* WHAT NEEDS TO BE DONE
Retype every record below exactly as it is written.

(Records contained in a dataset)
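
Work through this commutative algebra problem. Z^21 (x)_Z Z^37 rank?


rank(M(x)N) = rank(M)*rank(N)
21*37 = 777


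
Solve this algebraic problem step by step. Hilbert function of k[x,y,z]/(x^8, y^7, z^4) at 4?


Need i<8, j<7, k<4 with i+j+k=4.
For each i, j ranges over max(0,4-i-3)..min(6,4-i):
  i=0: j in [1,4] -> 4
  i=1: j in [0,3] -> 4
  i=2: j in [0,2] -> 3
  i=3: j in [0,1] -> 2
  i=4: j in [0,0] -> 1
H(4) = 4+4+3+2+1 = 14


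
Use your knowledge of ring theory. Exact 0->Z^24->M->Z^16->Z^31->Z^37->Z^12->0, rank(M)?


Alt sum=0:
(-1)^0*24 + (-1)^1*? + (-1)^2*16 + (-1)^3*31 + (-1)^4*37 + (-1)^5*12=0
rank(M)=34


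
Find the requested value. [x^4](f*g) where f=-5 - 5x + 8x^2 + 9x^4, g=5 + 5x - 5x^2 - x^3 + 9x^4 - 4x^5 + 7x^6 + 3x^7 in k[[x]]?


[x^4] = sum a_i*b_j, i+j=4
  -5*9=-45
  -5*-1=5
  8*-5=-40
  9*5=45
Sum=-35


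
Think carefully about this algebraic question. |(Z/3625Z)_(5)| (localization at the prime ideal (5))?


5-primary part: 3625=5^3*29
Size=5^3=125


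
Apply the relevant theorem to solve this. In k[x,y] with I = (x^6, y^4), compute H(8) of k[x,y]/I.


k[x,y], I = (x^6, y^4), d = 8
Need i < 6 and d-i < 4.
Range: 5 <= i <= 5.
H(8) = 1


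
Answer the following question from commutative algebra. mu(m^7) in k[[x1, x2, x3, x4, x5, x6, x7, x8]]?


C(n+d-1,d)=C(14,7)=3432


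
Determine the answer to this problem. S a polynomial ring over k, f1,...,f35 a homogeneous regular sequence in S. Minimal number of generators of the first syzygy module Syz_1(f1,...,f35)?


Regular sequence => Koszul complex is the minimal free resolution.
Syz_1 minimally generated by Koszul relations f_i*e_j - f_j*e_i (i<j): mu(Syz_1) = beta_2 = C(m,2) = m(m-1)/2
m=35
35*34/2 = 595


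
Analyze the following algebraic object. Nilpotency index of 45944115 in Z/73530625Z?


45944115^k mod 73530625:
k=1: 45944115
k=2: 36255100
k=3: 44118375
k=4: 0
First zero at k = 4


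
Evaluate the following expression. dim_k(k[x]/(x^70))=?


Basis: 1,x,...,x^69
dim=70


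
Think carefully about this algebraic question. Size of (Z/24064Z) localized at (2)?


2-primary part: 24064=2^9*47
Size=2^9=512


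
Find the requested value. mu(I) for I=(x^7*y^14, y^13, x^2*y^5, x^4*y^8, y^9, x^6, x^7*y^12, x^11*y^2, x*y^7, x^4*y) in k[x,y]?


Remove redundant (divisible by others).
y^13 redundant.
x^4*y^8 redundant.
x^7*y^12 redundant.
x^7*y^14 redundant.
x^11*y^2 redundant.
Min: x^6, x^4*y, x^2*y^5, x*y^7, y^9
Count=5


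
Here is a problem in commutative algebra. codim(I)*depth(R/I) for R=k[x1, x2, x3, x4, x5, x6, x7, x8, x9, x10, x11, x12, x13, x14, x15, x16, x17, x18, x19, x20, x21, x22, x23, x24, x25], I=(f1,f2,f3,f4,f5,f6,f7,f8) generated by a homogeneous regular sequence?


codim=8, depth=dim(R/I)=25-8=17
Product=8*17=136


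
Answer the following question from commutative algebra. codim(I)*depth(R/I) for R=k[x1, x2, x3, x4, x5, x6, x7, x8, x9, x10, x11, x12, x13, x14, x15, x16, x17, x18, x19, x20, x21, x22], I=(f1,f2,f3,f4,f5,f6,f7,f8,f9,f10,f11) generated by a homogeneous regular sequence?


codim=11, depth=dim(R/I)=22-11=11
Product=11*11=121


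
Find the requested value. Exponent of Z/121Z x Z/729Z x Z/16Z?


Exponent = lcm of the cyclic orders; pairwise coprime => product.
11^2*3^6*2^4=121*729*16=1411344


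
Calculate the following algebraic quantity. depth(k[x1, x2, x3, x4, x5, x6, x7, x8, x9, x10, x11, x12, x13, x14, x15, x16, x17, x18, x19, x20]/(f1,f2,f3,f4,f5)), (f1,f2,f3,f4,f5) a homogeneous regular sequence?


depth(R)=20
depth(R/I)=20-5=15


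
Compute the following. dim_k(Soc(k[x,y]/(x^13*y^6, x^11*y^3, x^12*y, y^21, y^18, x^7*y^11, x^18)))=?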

* OUTPUT OF THE TASK
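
Work through this commutative algebra problem. Z^21 (x)_Z Z^37 rank?


rank(M(x)N) = rank(M)*rank(N)
21*37 = 777


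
Solve this algebraic problem step by step. Hilbert function of k[x,y,z]/(x^8, y^7, z^4) at 4?


Need i<8, j<7, k<4 with i+j+k=4.
For each i, j ranges over max(0,4-i-3)..min(6,4-i):
  i=0: j in [1,4] -> 4
  i=1: j in [0,3] -> 4
  i=2: j in [0,2] -> 3
  i=3: j in [0,1] -> 2
  i=4: j in [0,0] -> 1
H(4) = 4+4+3+2+1 = 14


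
Use your knowledge of ring theory. Exact 0->Z^24->M->Z^16->Z^31->Z^37->Z^12->0, rank(M)?


Alt sum=0:
(-1)^0*24 + (-1)^1*? + (-1)^2*16 + (-1)^3*31 + (-1)^4*37 + (-1)^5*12=0
rank(M)=34


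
Find the requested value. [x^4](f*g) where f=-5 - 5x + 8x^2 + 9x^4, g=5 + 5x - 5x^2 - x^3 + 9x^4 - 4x^5 + 7x^6 + 3x^7 in k[[x]]?


[x^4] = sum a_i*b_j, i+j=4
  -5*9=-45
  -5*-1=5
  8*-5=-40
  9*5=45
Sum=-35


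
Think carefully about this algebraic question. |(Z/3625Z)_(5)| (localization at the prime ideal (5))?


5-primary part: 3625=5^3*29
Size=5^3=125


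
Apply the relevant theorem to solve this. In k[x,y] with I = (x^6, y^4), compute H(8) of k[x,y]/I.


k[x,y], I = (x^6, y^4), d = 8
Need i < 6 and d-i < 4.
Range: 5 <= i <= 5.
H(8) = 1


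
Answer the following question from commutative algebra. mu(m^7) in k[[x1, x2, x3, x4, x5, x6, x7, x8]]?


C(n+d-1,d)=C(14,7)=3432


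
Determine the answer to this problem. S a polynomial ring over k, f1,...,f35 a homogeneous regular sequence in S. Minimal number of generators of the first syzygy module Syz_1(f1,...,f35)?


Regular sequence => Koszul complex is the minimal free resolution.
Syz_1 minimally generated by Koszul relations f_i*e_j - f_j*e_i (i<j): mu(Syz_1) = beta_2 = C(m,2) = m(m-1)/2
m=35
35*34/2 = 595


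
Analyze the following algebraic object. Nilpotency index of 45944115 in Z/73530625Z?


45944115^k mod 73530625:
k=1: 45944115
k=2: 36255100
k=3: 44118375
k=4: 0
First zero at k = 4


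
Evaluate the following expression. dim_k(k[x]/(x^70))=?


Basis: 1,x,...,x^69
dim=70


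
Think carefully about this algebraic question. Size of (Z/24064Z) localized at (2)?


2-primary part: 24064=2^9*47
Size=2^9=512


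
Find the requested value. mu(I) for I=(x^7*y^14, y^13, x^2*y^5, x^4*y^8, y^9, x^6, x^7*y^12, x^11*y^2, x*y^7, x^4*y) in k[x,y]?


Remove redundant (divisible by others).
y^13 redundant.
x^4*y^8 redundant.
x^7*y^12 redundant.
x^7*y^14 redundant.
x^11*y^2 redundant.
Min: x^6, x^4*y, x^2*y^5, x*y^7, y^9
Count=5


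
Here is a problem in commutative algebra. codim(I)*depth(R/I) for R=k[x1, x2, x3, x4, x5, x6, x7, x8, x9, x10, x11, x12, x13, x14, x15, x16, x17, x18, x19, x20, x21, x22, x23, x24, x25], I=(f1,f2,f3,f4,f5,f6,f7,f8) generated by a homogeneous regular sequence?


codim=8, depth=dim(R/I)=25-8=17
Product=8*17=136


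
Answer the following question from commutative algebra. codim(I)*depth(R/I) for R=k[x1, x2, x3, x4, x5, x6, x7, x8, x9, x10, x11, x12, x13, x14, x15, x16, x17, x18, x19, x20, x21, x22], I=(f1,f2,f3,f4,f5,f6,f7,f8,f9,f10,f11) generated by a homogeneous regular sequence?


codim=11, depth=dim(R/I)=22-11=11
Product=11*11=121


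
Find the requested value. Exponent of Z/121Z x Z/729Z x Z/16Z?


Exponent = lcm of the cyclic orders; pairwise coprime => product.
11^2*3^6*2^4=121*729*16=1411344


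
Calculate the following algebraic quantity. depth(k[x1, x2, x3, x4, x5, x6, x7, x8, x9, x10, x11, x12, x13, x14, x15, x16, x17, x18, x19, x20]/(f1,f2,f3,f4,f5)), (f1,f2,f3,f4,f5) a homogeneous regular sequence?


depth(R)=20
depth(R/I)=20-5=15


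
Compute the following. dim_k(Soc(k[x,y]/(x^13*y^6, x^11*y^3, x^12*y, y^21, y^18, x^7*y^11, x^18)))=?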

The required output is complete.